====== Given data ======

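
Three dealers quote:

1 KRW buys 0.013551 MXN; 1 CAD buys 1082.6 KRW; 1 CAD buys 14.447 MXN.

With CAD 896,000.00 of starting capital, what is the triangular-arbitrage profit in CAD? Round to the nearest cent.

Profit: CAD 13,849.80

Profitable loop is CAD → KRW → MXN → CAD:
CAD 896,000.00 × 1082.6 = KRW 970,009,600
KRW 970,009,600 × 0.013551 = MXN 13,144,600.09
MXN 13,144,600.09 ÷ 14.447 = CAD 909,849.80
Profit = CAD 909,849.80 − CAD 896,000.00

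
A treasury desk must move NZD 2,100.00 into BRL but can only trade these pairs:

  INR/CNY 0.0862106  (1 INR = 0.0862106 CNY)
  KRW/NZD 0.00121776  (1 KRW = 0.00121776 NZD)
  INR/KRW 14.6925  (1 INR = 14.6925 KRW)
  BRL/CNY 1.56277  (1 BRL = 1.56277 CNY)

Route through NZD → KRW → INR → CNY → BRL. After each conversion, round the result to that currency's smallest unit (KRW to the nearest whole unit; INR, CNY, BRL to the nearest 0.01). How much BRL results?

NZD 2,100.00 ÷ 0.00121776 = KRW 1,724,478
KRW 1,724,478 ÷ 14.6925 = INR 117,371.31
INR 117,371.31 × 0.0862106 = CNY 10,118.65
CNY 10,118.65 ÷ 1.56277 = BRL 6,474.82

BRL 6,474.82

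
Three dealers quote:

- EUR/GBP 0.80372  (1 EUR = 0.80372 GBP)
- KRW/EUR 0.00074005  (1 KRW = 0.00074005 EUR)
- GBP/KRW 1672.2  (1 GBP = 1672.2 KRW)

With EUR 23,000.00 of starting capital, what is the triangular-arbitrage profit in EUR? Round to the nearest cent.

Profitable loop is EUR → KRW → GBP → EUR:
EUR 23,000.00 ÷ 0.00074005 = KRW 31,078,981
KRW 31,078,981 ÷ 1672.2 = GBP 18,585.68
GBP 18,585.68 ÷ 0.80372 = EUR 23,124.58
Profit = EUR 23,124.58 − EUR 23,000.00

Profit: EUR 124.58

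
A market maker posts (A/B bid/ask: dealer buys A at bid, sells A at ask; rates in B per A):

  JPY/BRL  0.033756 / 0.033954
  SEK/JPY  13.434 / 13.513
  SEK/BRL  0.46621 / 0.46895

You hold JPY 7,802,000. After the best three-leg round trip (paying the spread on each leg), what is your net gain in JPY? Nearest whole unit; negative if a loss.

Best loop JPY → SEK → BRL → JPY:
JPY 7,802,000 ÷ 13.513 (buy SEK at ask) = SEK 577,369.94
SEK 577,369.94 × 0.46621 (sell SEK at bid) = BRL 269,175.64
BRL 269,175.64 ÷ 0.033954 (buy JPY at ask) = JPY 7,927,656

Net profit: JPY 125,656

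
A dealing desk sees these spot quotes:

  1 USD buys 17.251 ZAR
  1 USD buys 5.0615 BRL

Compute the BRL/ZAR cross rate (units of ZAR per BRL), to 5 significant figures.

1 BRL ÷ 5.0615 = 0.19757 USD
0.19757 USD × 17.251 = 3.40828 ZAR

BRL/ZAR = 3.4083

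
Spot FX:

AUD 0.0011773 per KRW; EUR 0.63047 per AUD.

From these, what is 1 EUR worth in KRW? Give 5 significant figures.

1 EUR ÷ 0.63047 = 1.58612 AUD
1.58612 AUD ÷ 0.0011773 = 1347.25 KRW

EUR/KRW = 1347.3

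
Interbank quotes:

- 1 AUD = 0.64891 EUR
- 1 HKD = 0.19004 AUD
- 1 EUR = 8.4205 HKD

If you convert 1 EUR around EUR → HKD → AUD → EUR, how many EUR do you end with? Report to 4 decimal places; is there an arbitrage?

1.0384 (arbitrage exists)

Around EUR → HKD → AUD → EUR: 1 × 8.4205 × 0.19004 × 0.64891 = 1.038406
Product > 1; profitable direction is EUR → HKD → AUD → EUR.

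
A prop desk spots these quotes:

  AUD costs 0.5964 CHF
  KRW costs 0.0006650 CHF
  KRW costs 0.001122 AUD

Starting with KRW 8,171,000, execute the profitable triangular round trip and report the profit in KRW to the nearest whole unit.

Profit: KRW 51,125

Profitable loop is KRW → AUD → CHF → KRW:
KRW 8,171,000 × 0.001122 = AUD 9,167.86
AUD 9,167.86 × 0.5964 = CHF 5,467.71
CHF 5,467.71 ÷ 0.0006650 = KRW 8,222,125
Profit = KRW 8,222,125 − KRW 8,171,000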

======

[What you should do]: Quote exactly the stretch of lines above that starts at the first one and ends at the line with "- GBP/KRW 1672.2", and nothing beyond it.

[Exercise result]:
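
Three dealers quote:

1 KRW buys 0.013551 MXN; 1 CAD buys 1082.6 KRW; 1 CAD buys 14.447 MXN.

With CAD 896,000.00 of starting capital, what is the triangular-arbitrage profit in CAD? Round to the nearest cent.

Profit: CAD 13,849.80

Profitable loop is CAD → KRW → MXN → CAD:
CAD 896,000.00 × 1082.6 = KRW 970,009,600
KRW 970,009,600 × 0.013551 = MXN 13,144,600.09
MXN 13,144,600.09 ÷ 14.447 = CAD 909,849.80
Profit = CAD 909,849.80 − CAD 896,000.00

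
A treasury desk must move NZD 2,100.00 into BRL but can only trade these pairs:

  INR/CNY 0.0862106  (1 INR = 0.0862106 CNY)
  KRW/NZD 0.00121776  (1 KRW = 0.00121776 NZD)
  INR/KRW 14.6925  (1 INR = 14.6925 KRW)
  BRL/CNY 1.56277  (1 BRL = 1.56277 CNY)

Route through NZD → KRW → INR → CNY → BRL. After each conversion, round the result to that currency's smallest unit (KRW to the nearest whole unit; INR, CNY, BRL to the nearest 0.01). How much BRL results?

NZD 2,100.00 ÷ 0.00121776 = KRW 1,724,478
KRW 1,724,478 ÷ 14.6925 = INR 117,371.31
INR 117,371.31 × 0.0862106 = CNY 10,118.65
CNY 10,118.65 ÷ 1.56277 = BRL 6,474.82

BRL 6,474.82

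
Three dealers quote:

- EUR/GBP 0.80372  (1 EUR = 0.80372 GBP)
- KRW/EUR 0.00074005  (1 KRW = 0.00074005 EUR)
- GBP/KRW 1672.2  (1 GBP = 1672.2 KRW)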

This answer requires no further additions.